_Instructions for the task_
Two lines in the data below mark the range: the one with "An arrow A -> B abbreviates a non-dependent forall." and the one with "The following term". Return both, along with every line between them, exactly.

/---

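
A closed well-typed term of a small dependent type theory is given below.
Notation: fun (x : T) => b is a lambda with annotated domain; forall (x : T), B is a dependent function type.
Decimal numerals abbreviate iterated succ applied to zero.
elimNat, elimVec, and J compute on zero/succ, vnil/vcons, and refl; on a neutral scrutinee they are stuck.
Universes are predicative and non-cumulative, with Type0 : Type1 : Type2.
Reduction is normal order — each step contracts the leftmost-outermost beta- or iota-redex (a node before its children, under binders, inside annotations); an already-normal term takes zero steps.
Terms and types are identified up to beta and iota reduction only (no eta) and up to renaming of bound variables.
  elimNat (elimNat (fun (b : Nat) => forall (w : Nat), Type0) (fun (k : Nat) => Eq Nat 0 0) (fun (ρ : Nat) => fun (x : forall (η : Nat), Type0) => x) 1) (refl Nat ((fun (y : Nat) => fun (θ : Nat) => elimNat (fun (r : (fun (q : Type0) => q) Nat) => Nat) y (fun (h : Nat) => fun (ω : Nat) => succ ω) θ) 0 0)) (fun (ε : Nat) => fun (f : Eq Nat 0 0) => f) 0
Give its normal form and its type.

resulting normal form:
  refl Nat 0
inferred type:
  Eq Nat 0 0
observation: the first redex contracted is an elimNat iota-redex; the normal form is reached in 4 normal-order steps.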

\---
/---

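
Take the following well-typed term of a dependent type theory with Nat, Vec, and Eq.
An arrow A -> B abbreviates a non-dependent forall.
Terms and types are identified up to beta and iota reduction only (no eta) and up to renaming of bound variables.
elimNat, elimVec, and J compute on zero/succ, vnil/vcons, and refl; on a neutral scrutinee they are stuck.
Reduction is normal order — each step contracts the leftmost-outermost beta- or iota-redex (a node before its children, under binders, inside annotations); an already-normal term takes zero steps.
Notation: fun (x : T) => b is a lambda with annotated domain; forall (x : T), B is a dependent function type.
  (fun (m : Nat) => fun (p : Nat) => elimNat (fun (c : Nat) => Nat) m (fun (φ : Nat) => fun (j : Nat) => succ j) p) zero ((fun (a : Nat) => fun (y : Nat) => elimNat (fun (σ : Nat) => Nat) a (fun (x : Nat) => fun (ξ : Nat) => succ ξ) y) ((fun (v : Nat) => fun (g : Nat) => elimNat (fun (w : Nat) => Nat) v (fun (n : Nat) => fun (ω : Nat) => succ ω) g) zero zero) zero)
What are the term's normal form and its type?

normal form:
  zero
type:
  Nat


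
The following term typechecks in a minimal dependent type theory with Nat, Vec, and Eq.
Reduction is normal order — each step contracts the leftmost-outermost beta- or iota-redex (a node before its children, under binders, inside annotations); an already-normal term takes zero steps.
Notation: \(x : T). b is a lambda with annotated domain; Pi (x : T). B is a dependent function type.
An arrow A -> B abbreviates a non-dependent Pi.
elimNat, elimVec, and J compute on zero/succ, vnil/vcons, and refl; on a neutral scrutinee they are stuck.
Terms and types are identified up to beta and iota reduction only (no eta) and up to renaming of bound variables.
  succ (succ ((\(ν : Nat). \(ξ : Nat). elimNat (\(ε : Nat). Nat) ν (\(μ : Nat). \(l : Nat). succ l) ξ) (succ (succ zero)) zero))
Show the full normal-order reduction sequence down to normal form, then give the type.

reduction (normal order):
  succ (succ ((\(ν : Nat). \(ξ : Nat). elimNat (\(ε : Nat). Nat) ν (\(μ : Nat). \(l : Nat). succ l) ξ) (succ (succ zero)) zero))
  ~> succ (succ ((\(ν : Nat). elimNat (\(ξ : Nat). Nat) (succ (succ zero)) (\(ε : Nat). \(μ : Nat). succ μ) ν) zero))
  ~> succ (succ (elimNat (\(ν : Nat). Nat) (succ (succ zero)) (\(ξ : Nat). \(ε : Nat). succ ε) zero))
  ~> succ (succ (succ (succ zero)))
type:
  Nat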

\---

_Result of this exercise_
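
An arrow A -> B abbreviates a non-dependent forall.
Terms and types are identified up to beta and iota reduction only (no eta) and up to renaming of bound variables.
elimNat, elimVec, and J compute on zero/succ, vnil/vcons, and refl; on a neutral scrutinee they are stuck.
Reduction is normal order — each step contracts the leftmost-outermost beta- or iota-redex (a node before its children, under binders, inside annotations); an already-normal term takes zero steps.
Notation: fun (x : T) => b is a lambda with annotated domain; forall (x : T), B is a dependent function type.
  (fun (m : Nat) => fun (p : Nat) => elimNat (fun (c : Nat) => Nat) m (fun (φ : Nat) => fun (j : Nat) => succ j) p) zero ((fun (a : Nat) => fun (y : Nat) => elimNat (fun (σ : Nat) => Nat) a (fun (x : Nat) => fun (ξ : Nat) => succ ξ) y) ((fun (v : Nat) => fun (g : Nat) => elimNat (fun (w : Nat) => Nat) v (fun (n : Nat) => fun (ω : Nat) => succ ω) g) zero zero) zero)
What are the term's normal form and its type?

normal form:
  zero
type:
  Nat


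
The following term typechecks in a minimal dependent type theory with Nat, Vec, and Eq.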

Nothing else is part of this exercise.